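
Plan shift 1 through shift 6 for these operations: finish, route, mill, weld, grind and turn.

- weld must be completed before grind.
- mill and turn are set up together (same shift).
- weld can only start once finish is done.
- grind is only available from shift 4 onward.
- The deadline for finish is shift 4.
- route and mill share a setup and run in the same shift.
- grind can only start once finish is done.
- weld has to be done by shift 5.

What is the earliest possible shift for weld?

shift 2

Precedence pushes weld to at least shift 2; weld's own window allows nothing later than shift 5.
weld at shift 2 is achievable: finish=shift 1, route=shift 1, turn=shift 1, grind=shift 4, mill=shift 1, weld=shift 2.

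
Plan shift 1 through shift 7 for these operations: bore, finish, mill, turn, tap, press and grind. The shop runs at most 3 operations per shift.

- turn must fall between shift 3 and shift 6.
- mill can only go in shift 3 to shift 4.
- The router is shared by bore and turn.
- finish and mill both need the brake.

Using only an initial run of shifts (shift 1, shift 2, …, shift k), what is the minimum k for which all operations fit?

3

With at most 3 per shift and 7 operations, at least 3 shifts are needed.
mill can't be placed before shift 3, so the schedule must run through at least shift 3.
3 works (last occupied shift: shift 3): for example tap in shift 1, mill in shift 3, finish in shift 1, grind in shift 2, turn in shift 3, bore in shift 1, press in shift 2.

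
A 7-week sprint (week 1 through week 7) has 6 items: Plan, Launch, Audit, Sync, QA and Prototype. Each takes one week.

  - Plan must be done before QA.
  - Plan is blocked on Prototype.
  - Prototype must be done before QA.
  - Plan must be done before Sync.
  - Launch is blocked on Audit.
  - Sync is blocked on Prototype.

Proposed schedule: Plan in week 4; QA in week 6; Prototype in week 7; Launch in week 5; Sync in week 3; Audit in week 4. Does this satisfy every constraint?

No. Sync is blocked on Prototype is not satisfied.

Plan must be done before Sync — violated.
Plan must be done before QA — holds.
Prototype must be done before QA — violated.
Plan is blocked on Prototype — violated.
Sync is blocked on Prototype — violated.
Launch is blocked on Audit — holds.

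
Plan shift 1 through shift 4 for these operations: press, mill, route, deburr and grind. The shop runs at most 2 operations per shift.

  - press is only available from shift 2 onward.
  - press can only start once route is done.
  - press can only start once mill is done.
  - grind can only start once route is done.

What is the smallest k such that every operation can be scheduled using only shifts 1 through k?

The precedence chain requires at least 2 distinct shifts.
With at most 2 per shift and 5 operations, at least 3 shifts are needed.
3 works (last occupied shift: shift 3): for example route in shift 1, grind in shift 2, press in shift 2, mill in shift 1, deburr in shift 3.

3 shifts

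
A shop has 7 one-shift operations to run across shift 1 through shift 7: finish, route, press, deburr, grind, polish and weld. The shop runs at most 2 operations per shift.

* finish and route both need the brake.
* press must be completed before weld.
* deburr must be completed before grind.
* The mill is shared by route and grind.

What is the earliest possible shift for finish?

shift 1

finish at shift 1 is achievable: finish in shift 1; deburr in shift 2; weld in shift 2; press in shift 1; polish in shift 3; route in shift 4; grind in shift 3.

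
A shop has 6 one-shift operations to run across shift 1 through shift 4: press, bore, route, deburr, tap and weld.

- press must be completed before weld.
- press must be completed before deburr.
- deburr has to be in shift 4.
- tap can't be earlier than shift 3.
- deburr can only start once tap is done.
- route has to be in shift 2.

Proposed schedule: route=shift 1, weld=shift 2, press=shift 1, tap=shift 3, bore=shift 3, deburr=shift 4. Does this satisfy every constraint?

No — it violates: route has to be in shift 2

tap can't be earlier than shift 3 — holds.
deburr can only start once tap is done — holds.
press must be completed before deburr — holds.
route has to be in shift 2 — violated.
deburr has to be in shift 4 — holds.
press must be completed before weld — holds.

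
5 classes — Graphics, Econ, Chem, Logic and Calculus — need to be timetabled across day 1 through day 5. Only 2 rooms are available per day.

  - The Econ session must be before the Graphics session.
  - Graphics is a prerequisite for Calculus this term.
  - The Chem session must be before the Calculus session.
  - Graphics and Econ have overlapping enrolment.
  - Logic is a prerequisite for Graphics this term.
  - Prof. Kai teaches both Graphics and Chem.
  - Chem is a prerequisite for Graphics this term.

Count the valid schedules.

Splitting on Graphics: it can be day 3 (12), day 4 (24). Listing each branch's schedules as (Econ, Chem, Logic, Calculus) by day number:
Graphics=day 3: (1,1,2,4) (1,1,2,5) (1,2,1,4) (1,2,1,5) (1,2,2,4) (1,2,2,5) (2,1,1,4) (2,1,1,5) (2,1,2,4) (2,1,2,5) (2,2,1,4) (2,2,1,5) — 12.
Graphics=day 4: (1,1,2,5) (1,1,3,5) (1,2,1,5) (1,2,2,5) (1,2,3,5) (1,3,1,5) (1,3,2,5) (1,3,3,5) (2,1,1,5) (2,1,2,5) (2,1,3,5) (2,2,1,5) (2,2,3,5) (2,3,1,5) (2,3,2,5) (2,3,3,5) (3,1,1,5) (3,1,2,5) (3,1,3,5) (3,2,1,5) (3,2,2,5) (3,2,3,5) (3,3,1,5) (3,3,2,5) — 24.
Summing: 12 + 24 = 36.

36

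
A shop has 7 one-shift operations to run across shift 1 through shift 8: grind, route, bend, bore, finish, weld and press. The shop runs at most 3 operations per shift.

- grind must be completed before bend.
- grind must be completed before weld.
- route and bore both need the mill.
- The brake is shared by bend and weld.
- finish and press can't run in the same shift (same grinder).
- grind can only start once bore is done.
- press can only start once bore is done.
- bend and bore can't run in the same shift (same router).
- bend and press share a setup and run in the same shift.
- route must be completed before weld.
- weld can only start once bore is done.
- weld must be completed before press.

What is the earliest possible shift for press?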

□ □ □ □ □

Exercise instructions — Would you output every line of the listing exactly?

Solution for this problem —
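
Plan shift 1 through shift 6 for these operations: finish, route, mill, weld, grind and turn.

- weld must be completed before grind.
- mill and turn are set up together (same shift).
- weld can only start once finish is done.
- grind is only available from shift 4 onward.
- The deadline for finish is shift 4.
- route and mill share a setup and run in the same shift.
- grind can only start once finish is done.
- weld has to be done by shift 5.

What is the earliest possible shift for weld?

shift 2

Precedence pushes weld to at least shift 2; weld's own window allows nothing later than shift 5.
weld at shift 2 is achievable: finish=shift 1, route=shift 1, turn=shift 1, grind=shift 4, mill=shift 1, weld=shift 2.

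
Plan shift 1 through shift 7 for these operations: bore, finish, mill, turn, tap, press and grind. The shop runs at most 3 operations per shift.

- turn must fall between shift 3 and shift 6.
- mill can only go in shift 3 to shift 4.
- The router is shared by bore and turn.
- finish and mill both need the brake.

Using only an initial run of shifts (shift 1, shift 2, …, shift k), what is the minimum k for which all operations fit?

3

With at most 3 per shift and 7 operations, at least 3 shifts are needed.
mill can't be placed before shift 3, so the schedule must run through at least shift 3.
3 works (last occupied shift: shift 3): for example tap in shift 1, mill in shift 3, finish in shift 1, grind in shift 2, turn in shift 3, bore in shift 1, press in shift 2.

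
A 7-week sprint (week 1 through week 7) has 6 items: Plan, Launch, Audit, Sync, QA and Prototype. Each takes one week.

  - Plan must be done before QA.
  - Plan is blocked on Prototype.
  - Prototype must be done before QA.
  - Plan must be done before Sync.
  - Launch is blocked on Audit.
  - Sync is blocked on Prototype.

Proposed schedule: Plan in week 4; QA in week 6; Prototype in week 7; Launch in week 5; Sync in week 3; Audit in week 4. Does this satisfy every constraint?

No. Sync is blocked on Prototype is not satisfied.

Plan must be done before Sync — violated.
Plan must be done before QA — holds.
Prototype must be done before QA — violated.
Plan is blocked on Prototype — violated.
Sync is blocked on Prototype — violated.
Launch is blocked on Audit — holds.

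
Plan shift 1 through shift 4 for these operations: press, mill, route, deburr and grind. The shop runs at most 2 operations per shift.

  - press is only available from shift 2 onward.
  - press can only start once route is done.
  - press can only start once mill is done.
  - grind can only start once route is done.

What is the smallest k such that every operation can be scheduled using only shifts 1 through k?

The precedence chain requires at least 2 distinct shifts.
With at most 2 per shift and 5 operations, at least 3 shifts are needed.
3 works (last occupied shift: shift 3): for example route in shift 1, grind in shift 2, press in shift 2, mill in shift 1, deburr in shift 3.

3 shifts

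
A shop has 7 one-shift operations to run across shift 1 through shift 7: finish, route, press, deburr, grind, polish and weld. The shop runs at most 2 operations per shift.

* finish and route both need the brake.
* press must be completed before weld.
* deburr must be completed before grind.
* The mill is shared by route and grind.

What is the earliest possible shift for finish?

shift 1

finish at shift 1 is achievable: finish in shift 1; deburr in shift 2; weld in shift 2; press in shift 1; polish in shift 3; route in shift 4; grind in shift 3.

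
A shop has 6 one-shift operations to run across shift 1 through shift 4: press, bore, route, deburr, tap and weld.

- press must be completed before weld.
- press must be completed before deburr.
- deburr has to be in shift 4.
- tap can't be earlier than shift 3.
- deburr can only start once tap is done.
- route has to be in shift 2.

Proposed schedule: route=shift 1, weld=shift 2, press=shift 1, tap=shift 3, bore=shift 3, deburr=shift 4. Does this satisfy every constraint?

No — it violates: route has to be in shift 2

tap can't be earlier than shift 3 — holds.
deburr can only start once tap is done — holds.
press must be completed before deburr — holds.
route has to be in shift 2 — violated.
deburr has to be in shift 4 — holds.
press must be completed before weld — holds.

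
5 classes — Graphics, Econ, Chem, Logic and Calculus — need to be timetabled across day 1 through day 5. Only 2 rooms are available per day.

  - The Econ session must be before the Graphics session.
  - Graphics is a prerequisite for Calculus this term.
  - The Chem session must be before the Calculus session.
  - Graphics and Econ have overlapping enrolment.
  - Logic is a prerequisite for Graphics this term.
  - Prof. Kai teaches both Graphics and Chem.
  - Chem is a prerequisite for Graphics this term.

Count the valid schedules.

Splitting on Graphics: it can be day 3 (12), day 4 (24). Listing each branch's schedules as (Econ, Chem, Logic, Calculus) by day number:
Graphics=day 3: (1,1,2,4) (1,1,2,5) (1,2,1,4) (1,2,1,5) (1,2,2,4) (1,2,2,5) (2,1,1,4) (2,1,1,5) (2,1,2,4) (2,1,2,5) (2,2,1,4) (2,2,1,5) — 12.
Graphics=day 4: (1,1,2,5) (1,1,3,5) (1,2,1,5) (1,2,2,5) (1,2,3,5) (1,3,1,5) (1,3,2,5) (1,3,3,5) (2,1,1,5) (2,1,2,5) (2,1,3,5) (2,2,1,5) (2,2,3,5) (2,3,1,5) (2,3,2,5) (2,3,3,5) (3,1,1,5) (3,1,2,5) (3,1,3,5) (3,2,1,5) (3,2,2,5) (3,2,3,5) (3,3,1,5) (3,3,2,5) — 24.
Summing: 12 + 24 = 36.

36

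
A shop has 7 one-shift operations to run across shift 1 through shift 8: grind, route, bend, bore, finish, weld and press. The shop runs at most 3 operations per shift.

- grind must be completed before bend.
- grind must be completed before weld.
- route and bore both need the mill.
- The brake is shared by bend and weld.
- finish and press can't run in the same shift (same grinder).
- grind can only start once bore is done.
- press can only start once bore is done.
- bend and bore can't run in the same shift (same router).
- bend and press share a setup and run in the same shift.
- route must be completed before weld.
- weld can only start once bore is done.
- weld must be completed before press.

What is the earliest possible shift for press?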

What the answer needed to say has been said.